> _Data shown_:
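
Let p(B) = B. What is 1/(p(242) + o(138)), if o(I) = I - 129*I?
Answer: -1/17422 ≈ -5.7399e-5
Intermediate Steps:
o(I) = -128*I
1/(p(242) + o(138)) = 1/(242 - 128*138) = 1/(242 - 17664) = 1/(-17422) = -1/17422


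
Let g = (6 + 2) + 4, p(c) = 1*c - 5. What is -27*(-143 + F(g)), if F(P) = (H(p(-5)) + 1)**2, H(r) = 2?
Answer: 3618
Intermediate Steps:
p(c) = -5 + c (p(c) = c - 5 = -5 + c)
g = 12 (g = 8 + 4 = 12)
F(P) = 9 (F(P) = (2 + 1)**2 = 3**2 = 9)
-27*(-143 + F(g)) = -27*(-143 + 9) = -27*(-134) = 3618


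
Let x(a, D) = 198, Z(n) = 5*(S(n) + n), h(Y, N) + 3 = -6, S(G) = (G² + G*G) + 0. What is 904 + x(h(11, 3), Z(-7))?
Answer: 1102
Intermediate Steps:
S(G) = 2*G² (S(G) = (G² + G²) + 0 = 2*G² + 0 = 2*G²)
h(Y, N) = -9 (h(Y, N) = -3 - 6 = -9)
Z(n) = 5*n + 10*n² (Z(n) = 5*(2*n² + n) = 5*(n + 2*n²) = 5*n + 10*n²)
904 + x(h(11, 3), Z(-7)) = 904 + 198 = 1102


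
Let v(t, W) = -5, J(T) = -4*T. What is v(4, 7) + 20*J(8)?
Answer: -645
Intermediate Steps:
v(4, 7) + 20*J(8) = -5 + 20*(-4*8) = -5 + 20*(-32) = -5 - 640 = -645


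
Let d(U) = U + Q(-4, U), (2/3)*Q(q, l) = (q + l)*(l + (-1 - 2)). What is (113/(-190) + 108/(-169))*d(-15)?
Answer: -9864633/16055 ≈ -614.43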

> _What to produce_:
Each line in the listing above that includes "Answer" is to be copied.

> _Output below_:
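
Answer: -1/17422 ≈ -5.7399e-5
Answer: 3618
Answer: 1102
Answer: -645
Answer: -9864633/16055 ≈ -614.43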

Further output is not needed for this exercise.